Task to complete: From the records below, set down exactly the lines starting with the line that contains "Below are 4" and going on through the line that contains "AATTAACCCTAGCTGCGCGTAGGGACTCTAATTTATCCGTGTGT". Nothing else is wanted.
*** Extracted information Section Begins ***
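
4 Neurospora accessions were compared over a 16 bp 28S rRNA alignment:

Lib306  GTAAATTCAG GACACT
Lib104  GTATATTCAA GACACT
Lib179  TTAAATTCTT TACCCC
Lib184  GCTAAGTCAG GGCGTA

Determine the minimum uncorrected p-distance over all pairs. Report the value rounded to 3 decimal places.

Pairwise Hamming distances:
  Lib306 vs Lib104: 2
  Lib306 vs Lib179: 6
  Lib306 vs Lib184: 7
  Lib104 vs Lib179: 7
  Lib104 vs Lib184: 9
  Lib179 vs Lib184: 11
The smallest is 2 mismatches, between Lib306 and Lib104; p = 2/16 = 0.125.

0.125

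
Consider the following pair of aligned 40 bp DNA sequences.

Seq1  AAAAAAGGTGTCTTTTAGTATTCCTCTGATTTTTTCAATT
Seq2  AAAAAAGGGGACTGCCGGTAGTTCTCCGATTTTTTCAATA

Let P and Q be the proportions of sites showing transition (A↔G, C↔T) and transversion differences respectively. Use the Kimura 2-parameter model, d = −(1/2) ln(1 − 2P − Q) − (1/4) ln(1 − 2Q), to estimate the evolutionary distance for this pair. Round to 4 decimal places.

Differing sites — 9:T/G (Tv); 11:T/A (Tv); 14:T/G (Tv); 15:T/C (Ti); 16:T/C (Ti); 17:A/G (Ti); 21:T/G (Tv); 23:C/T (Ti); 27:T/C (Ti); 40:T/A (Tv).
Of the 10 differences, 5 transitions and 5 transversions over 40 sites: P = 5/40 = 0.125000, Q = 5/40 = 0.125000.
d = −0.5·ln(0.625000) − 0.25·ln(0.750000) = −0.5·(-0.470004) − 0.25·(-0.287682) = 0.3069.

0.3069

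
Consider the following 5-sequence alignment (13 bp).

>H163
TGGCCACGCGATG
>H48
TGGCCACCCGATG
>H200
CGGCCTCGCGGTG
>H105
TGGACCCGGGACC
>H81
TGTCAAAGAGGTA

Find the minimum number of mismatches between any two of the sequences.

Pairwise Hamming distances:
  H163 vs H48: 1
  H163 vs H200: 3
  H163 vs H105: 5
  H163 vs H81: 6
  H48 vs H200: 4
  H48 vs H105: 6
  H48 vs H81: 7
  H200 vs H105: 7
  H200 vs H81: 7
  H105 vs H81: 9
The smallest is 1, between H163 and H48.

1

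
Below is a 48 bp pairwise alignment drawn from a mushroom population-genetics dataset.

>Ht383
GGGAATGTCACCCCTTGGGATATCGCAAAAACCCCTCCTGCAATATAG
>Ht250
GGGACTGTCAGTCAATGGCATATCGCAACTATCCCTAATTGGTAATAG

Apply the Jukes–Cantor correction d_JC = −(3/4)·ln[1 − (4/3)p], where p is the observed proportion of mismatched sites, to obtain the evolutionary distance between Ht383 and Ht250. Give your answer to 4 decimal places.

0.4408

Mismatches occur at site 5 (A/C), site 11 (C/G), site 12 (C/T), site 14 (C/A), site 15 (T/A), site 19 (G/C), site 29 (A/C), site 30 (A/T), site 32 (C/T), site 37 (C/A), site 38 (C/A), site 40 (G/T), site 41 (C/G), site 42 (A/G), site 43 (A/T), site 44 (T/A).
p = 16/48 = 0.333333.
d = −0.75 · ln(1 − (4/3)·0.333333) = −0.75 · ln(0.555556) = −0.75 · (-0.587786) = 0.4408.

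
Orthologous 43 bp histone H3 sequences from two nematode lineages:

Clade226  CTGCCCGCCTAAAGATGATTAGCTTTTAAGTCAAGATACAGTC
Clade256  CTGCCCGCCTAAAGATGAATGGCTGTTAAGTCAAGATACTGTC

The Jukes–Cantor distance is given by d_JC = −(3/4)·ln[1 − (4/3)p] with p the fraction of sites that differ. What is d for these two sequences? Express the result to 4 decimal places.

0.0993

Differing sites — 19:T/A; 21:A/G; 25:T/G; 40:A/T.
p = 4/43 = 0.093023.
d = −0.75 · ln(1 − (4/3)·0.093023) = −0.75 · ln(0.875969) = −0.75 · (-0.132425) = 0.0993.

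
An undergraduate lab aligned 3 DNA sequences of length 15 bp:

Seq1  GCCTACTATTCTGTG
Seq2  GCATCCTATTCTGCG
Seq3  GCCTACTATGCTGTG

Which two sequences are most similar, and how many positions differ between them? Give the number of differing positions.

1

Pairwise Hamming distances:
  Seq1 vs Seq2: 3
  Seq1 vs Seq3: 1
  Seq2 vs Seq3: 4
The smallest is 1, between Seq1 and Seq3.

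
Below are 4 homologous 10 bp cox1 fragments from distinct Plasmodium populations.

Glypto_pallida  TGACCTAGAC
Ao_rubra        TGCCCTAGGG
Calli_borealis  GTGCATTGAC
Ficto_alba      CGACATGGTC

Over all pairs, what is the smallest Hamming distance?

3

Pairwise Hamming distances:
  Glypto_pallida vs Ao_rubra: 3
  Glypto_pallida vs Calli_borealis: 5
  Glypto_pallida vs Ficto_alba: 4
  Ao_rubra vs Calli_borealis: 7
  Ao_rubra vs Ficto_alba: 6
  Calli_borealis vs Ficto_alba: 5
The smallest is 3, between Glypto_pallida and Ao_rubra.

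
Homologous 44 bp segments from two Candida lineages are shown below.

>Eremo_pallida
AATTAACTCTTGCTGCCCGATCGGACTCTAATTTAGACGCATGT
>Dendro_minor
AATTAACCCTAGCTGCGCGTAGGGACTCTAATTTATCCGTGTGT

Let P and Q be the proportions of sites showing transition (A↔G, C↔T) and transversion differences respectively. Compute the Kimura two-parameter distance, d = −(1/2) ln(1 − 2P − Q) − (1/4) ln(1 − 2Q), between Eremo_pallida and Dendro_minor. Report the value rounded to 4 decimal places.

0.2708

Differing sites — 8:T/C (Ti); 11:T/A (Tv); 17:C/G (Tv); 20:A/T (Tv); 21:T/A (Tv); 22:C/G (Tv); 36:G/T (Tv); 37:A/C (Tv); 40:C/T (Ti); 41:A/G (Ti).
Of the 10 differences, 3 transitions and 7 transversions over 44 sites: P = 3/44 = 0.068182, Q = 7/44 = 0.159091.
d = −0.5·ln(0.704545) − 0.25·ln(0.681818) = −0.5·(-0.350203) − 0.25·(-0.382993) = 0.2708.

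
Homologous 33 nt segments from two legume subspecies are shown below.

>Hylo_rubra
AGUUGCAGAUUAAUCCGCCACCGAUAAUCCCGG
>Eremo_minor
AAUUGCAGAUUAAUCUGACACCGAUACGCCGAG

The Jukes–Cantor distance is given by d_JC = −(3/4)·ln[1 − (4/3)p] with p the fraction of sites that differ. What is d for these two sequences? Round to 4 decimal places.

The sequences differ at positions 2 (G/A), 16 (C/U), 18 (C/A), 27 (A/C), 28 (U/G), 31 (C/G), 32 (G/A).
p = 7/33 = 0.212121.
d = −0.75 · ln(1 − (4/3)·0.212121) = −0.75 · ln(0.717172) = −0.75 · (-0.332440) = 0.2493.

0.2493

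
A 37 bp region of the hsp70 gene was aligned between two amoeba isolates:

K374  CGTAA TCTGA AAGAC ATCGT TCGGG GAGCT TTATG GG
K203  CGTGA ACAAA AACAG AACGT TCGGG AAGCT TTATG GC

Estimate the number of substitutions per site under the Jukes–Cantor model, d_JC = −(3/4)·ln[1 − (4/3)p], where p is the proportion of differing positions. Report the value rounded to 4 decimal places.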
*** Extracted information Section Ends ***
*** Extracted information Section Begins ***
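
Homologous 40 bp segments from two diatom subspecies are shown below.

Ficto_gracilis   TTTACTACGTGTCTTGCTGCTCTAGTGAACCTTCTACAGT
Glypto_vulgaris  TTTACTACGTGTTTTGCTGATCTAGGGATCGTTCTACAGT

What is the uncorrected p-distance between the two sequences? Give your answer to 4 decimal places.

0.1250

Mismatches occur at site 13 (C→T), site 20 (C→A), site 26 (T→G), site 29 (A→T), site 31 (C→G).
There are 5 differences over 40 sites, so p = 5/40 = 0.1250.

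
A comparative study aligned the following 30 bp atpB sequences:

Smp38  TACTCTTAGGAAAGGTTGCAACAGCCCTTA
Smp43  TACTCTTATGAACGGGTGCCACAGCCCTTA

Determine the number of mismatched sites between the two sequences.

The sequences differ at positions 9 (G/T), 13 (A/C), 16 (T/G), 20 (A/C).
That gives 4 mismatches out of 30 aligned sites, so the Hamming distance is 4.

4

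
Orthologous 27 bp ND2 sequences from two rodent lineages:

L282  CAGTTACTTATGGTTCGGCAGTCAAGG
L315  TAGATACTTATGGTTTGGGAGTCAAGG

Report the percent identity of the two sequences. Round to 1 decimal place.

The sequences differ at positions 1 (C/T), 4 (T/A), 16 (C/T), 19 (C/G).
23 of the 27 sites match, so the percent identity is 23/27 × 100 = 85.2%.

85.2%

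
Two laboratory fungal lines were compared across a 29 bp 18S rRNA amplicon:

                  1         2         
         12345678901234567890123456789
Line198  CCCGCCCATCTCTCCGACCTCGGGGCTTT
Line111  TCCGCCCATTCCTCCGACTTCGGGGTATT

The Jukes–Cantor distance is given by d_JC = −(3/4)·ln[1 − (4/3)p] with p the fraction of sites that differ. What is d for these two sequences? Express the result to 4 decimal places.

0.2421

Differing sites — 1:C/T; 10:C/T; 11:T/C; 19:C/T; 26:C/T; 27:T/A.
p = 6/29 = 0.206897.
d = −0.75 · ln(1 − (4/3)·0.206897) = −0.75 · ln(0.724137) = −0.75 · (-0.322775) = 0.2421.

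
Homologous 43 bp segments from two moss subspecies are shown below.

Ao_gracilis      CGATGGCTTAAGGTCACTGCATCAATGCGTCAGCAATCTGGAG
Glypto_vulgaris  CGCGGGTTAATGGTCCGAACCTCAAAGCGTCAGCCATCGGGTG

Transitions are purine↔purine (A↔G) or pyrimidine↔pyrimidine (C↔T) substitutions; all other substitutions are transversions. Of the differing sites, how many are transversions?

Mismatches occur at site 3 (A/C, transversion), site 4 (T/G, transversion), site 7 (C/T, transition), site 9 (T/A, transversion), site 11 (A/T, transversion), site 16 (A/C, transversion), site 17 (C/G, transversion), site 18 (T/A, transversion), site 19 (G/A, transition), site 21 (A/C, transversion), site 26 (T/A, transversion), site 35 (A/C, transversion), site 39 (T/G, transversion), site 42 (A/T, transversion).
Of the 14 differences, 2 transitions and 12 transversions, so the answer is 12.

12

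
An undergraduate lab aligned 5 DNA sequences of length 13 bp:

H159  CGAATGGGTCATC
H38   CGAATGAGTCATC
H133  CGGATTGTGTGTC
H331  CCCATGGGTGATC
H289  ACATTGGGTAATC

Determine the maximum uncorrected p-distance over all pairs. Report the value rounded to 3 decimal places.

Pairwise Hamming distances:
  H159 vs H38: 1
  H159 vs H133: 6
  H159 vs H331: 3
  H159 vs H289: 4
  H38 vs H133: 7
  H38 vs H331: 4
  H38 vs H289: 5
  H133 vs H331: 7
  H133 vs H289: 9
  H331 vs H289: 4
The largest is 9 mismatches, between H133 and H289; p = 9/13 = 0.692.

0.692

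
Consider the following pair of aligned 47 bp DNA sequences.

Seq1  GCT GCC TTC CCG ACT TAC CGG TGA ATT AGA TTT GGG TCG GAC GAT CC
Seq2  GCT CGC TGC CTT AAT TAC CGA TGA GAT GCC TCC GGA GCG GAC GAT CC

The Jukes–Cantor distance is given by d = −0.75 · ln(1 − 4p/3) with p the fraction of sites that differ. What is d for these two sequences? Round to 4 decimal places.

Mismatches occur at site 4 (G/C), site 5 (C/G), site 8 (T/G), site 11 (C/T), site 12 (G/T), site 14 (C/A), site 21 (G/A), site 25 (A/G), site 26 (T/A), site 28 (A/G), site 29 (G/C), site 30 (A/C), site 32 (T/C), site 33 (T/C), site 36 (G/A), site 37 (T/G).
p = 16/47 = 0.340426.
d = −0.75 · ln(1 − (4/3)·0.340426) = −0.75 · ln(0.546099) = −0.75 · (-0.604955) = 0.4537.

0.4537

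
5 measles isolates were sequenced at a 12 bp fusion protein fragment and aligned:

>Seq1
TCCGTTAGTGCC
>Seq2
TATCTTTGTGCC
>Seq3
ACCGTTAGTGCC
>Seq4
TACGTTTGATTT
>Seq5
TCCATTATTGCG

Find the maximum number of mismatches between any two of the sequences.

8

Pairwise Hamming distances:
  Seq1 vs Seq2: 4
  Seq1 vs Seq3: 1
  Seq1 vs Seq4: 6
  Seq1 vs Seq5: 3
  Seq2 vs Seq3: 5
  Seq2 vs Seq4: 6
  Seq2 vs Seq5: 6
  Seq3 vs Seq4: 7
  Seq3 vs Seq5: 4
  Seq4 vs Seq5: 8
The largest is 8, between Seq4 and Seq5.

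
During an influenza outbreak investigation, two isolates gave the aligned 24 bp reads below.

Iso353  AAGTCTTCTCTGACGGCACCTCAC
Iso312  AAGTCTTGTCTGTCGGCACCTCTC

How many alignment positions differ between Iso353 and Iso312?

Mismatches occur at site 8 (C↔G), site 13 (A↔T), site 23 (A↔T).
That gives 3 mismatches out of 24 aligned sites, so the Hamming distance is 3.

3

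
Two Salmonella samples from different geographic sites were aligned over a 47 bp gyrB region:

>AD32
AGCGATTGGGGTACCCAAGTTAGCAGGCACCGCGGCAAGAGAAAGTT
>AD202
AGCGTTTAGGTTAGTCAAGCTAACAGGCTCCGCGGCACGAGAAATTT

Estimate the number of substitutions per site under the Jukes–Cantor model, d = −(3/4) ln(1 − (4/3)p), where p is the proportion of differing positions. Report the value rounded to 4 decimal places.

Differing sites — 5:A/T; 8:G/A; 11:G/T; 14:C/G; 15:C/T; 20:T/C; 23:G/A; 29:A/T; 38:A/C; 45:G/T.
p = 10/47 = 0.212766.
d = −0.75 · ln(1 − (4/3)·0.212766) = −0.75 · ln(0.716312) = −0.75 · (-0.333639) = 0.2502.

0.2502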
*** Extracted information Section Ends ***
Written solution:
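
Below are 4 homologous 10 bp cox1 fragments from distinct Plasmodium populations.

Glypto_pallida  TGACCTAGAC
Ao_rubra        TGCCCTAGGG
Calli_borealis  GTGCATTGAC
Ficto_alba      CGACATGGTC

Over all pairs, what is the smallest Hamming distance?

3

Pairwise Hamming distances:
  Glypto_pallida vs Ao_rubra: 3
  Glypto_pallida vs Calli_borealis: 5
  Glypto_pallida vs Ficto_alba: 4
  Ao_rubra vs Calli_borealis: 7
  Ao_rubra vs Ficto_alba: 6
  Calli_borealis vs Ficto_alba: 5
The smallest is 3, between Glypto_pallida and Ao_rubra.

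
Homologous 44 bp segments from two Candida lineages are shown below.

>Eremo_pallida
AATTAACTCTTGCTGCCCGATCGGACTCTAATTTAGACGCATGT
>Dendro_minor
AATTAACCCTAGCTGCGCGTAGGGACTCTAATTTATCCGTGTGT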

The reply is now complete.